• _Problem_:
From the first line to the last, restate the data word for word.

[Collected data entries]
-- Opening Marker --
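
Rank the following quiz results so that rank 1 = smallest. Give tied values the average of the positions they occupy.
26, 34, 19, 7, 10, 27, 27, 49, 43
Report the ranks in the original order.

4, 7, 3, 1, 2, 5.5, 5.5, 9, 8

Sorted (ascending): 7, 10, 19, 26, 27, 27, 34, 43, 49
The 2 values of 27 occupy positions 5–6 → average rank (5+6)/2 = 5.5.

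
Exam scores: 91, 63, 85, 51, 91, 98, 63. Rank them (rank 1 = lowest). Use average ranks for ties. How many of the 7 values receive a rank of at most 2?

Sorted (ascending): 51, 63, 63, 85, 91, 91, 98
The 2 values of 63 occupy positions 2–3 → average rank (2+3)/2 = 2.5.
The 2 values of 91 occupy positions 5–6 → average rank (5+6)/2 = 5.5.
Ranks ≤ 2: {1} → 1 value.

1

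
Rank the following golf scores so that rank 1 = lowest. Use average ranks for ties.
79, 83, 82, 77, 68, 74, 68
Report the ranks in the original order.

Sorted (ascending): 68, 68, 74, 77, 79, 82, 83
The 2 values of 68 occupy positions 1–2 → average rank (1+2)/2 = 1.5.

5, 7, 6, 4, 1.5, 3, 1.5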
-- Closing Marker --
• _Task response_:
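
Rank the following quiz results so that rank 1 = smallest. Give tied values the average of the positions they occupy.
26, 34, 19, 7, 10, 27, 27, 49, 43
Report the ranks in the original order.

4, 7, 3, 1, 2, 5.5, 5.5, 9, 8

Sorted (ascending): 7, 10, 19, 26, 27, 27, 34, 43, 49
The 2 values of 27 occupy positions 5–6 → average rank (5+6)/2 = 5.5.

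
Exam scores: 91, 63, 85, 51, 91, 98, 63. Rank them (rank 1 = lowest). Use average ranks for ties. How many of the 7 values receive a rank of at most 2?

Sorted (ascending): 51, 63, 63, 85, 91, 91, 98
The 2 values of 63 occupy positions 2–3 → average rank (2+3)/2 = 2.5.
The 2 values of 91 occupy positions 5–6 → average rank (5+6)/2 = 5.5.
Ranks ≤ 2: {1} → 1 value.

1

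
Rank the following golf scores so that rank 1 = lowest. Use average ranks for ties.
79, 83, 82, 77, 68, 74, 68
Report the ranks in the original order.

Sorted (ascending): 68, 68, 74, 77, 79, 82, 83
The 2 values of 68 occupy positions 1–2 → average rank (1+2)/2 = 1.5.

5, 7, 6, 4, 1.5, 3, 1.5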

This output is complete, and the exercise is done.